• **Exercise requirements**: Could you copy out every line of the data where the word "seedlings" occurs?

[Saved entries]
....
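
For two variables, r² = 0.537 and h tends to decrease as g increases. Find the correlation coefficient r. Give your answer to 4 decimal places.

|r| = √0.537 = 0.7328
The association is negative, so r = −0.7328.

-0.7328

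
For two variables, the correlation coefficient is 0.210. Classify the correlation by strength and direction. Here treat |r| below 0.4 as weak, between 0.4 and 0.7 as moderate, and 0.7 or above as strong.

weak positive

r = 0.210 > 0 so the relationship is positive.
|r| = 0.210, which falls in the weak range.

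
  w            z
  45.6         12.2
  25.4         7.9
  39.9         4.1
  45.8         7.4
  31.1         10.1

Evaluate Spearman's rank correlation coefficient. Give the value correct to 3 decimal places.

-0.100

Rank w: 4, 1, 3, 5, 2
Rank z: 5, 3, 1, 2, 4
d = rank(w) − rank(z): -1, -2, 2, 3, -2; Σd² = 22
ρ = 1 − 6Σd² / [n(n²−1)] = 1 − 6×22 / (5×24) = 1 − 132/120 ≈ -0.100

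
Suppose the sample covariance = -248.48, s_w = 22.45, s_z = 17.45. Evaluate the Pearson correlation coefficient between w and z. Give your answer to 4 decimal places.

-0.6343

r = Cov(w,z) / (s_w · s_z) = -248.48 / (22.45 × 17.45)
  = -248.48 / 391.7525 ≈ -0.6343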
....
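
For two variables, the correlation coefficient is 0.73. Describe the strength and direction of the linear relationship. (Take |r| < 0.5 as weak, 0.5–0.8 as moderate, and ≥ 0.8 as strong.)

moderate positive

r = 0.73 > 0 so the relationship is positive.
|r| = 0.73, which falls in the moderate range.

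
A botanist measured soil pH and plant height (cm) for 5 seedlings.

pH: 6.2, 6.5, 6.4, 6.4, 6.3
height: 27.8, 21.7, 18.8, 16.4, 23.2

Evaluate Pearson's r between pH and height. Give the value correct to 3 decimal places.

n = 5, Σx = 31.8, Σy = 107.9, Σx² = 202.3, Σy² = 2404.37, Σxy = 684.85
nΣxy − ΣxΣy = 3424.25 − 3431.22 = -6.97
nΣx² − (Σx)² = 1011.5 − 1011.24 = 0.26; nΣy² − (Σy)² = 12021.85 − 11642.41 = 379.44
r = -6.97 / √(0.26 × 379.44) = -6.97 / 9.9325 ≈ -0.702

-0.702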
....
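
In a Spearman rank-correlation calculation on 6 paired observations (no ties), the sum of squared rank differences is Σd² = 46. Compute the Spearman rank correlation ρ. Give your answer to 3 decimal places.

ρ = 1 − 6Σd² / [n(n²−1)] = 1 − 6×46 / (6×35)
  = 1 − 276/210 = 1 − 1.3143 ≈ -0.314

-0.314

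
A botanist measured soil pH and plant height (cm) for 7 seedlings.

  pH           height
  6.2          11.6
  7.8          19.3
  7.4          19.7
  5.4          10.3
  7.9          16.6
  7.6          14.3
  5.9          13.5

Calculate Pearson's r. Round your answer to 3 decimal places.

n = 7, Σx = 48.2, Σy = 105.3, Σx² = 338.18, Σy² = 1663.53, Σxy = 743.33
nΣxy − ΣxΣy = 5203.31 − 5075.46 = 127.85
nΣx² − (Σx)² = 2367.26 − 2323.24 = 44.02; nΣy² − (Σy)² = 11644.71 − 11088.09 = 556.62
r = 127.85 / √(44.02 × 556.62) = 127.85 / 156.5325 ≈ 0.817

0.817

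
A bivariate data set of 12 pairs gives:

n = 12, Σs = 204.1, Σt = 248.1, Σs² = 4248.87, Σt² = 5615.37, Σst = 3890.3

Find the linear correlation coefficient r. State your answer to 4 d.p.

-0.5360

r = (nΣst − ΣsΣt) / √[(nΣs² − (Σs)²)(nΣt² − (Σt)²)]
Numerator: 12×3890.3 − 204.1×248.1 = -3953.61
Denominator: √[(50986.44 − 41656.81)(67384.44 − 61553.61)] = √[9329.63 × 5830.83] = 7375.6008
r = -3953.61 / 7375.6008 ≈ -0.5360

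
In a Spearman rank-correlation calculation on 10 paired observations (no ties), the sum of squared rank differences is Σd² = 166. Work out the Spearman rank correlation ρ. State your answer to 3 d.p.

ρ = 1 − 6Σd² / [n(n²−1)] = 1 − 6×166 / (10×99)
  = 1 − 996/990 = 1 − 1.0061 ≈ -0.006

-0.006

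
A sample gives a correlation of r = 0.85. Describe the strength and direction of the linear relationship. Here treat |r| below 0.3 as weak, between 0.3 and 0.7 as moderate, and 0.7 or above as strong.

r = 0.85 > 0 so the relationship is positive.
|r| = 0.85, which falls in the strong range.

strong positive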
....
• **Result below**:
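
A botanist measured soil pH and plant height (cm) for 5 seedlings.
A botanist measured soil pH and plant height (cm) for 7 seedlings.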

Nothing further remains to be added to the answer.